● Task material
★ ★ ★ ★

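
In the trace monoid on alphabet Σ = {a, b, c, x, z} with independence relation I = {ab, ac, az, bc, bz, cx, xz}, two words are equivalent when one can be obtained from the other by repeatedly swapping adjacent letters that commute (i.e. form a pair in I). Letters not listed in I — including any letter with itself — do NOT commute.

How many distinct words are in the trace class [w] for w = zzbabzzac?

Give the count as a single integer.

756

0(z) covers ∅
1(z) covers 0:z
2(b) covers ∅
3(a) covers ∅
4(b) covers 2:b
5(z) covers 1:z
6(z) covers 5:z
7(a) covers 3:a
8(c) covers 6:z
floor of heap: 0:z, 2:b, 3:a
completions by unplaced set U, small U first (add the entries for U minus each lowest piece of U):
  |U|=1: {4}:1  {7}:1  {8}:1
  |U|=2: {2,4}:1  {3,7}:1  {4,7}:2  {4,8}:2  {6,8}:1  {7,8}:2
  |U|=3: {2,4,7}:3  {2,4,8}:3  {3,4,7}:3  {3,7,8}:3  {4,6,8}:3  {4,7,8}:6  {5,6,8}:1  {6,7,8}:3
  |U|=4: {1,5,6,8}:1  {2,3,4,7}:6  {2,4,6,8}:6  {2,4,7,8}:12  {3,4,7,8}:12  {3,6,7,8}:6  {4,5,6,8}:4  {4,6,7,8}:12  {5,6,7,8}:4
  |U|=5: {0,1,5,6,8}:1  {1,4,5,6,8}:5  {1,5,6,7,8}:5  {2,3,4,7,8}:30  {2,4,5,6,8}:10  {2,4,6,7,8}:30  {3,4,6,7,8}:30  {3,5,6,7,8}:10  {4,5,6,7,8}:20
  |U|=6: {0,1,4,5,6,8}:6  {0,1,5,6,7,8}:6  {1,2,4,5,6,8}:15  {1,3,5,6,7,8}:15  {1,4,5,6,7,8}:30  {2,3,4,6,7,8}:90  {2,4,5,6,7,8}:60  {3,4,5,6,7,8}:60
  |U|=7: {0,1,2,4,5,6,8}:21  {0,1,3,5,6,7,8}:21  {0,1,4,5,6,7,8}:42  {1,2,4,5,6,7,8}:105  {1,3,4,5,6,7,8}:105  {2,3,4,5,6,7,8}:210
  start at 0(z): 420
  start at 2(b): 168
  start at 3(a): 168
sum over floor = 756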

★ ★ ★ ★

● Aim of the exercise
Copy all the entries exactly.

● Response box
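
In the trace monoid on alphabet Σ = {a, b, c, x, z} with independence relation I = {ab, ac, az, bc, bz, cx, xz}, two words are equivalent when one can be obtained from the other by repeatedly swapping adjacent letters that commute (i.e. form a pair in I). Letters not listed in I — including any letter with itself — do NOT commute.

How many distinct words are in the trace class [w] for w = zzbabzzac?

Give the count as a single integer.

756

0(z) covers ∅
1(z) covers 0:z
2(b) covers ∅
3(a) covers ∅
4(b) covers 2:b
5(z) covers 1:z
6(z) covers 5:z
7(a) covers 3:a
8(c) covers 6:z
floor of heap: 0:z, 2:b, 3:a
completions by unplaced set U, small U first (add the entries for U minus each lowest piece of U):
  |U|=1: {4}:1  {7}:1  {8}:1
  |U|=2: {2,4}:1  {3,7}:1  {4,7}:2  {4,8}:2  {6,8}:1  {7,8}:2
  |U|=3: {2,4,7}:3  {2,4,8}:3  {3,4,7}:3  {3,7,8}:3  {4,6,8}:3  {4,7,8}:6  {5,6,8}:1  {6,7,8}:3
  |U|=4: {1,5,6,8}:1  {2,3,4,7}:6  {2,4,6,8}:6  {2,4,7,8}:12  {3,4,7,8}:12  {3,6,7,8}:6  {4,5,6,8}:4  {4,6,7,8}:12  {5,6,7,8}:4
  |U|=5: {0,1,5,6,8}:1  {1,4,5,6,8}:5  {1,5,6,7,8}:5  {2,3,4,7,8}:30  {2,4,5,6,8}:10  {2,4,6,7,8}:30  {3,4,6,7,8}:30  {3,5,6,7,8}:10  {4,5,6,7,8}:20
  |U|=6: {0,1,4,5,6,8}:6  {0,1,5,6,7,8}:6  {1,2,4,5,6,8}:15  {1,3,5,6,7,8}:15  {1,4,5,6,7,8}:30  {2,3,4,6,7,8}:90  {2,4,5,6,7,8}:60  {3,4,5,6,7,8}:60
  |U|=7: {0,1,2,4,5,6,8}:21  {0,1,3,5,6,7,8}:21  {0,1,4,5,6,7,8}:42  {1,2,4,5,6,7,8}:105  {1,3,4,5,6,7,8}:105  {2,3,4,5,6,7,8}:210
  start at 0(z): 420
  start at 2(b): 168
  start at 3(a): 168
sum over floor = 756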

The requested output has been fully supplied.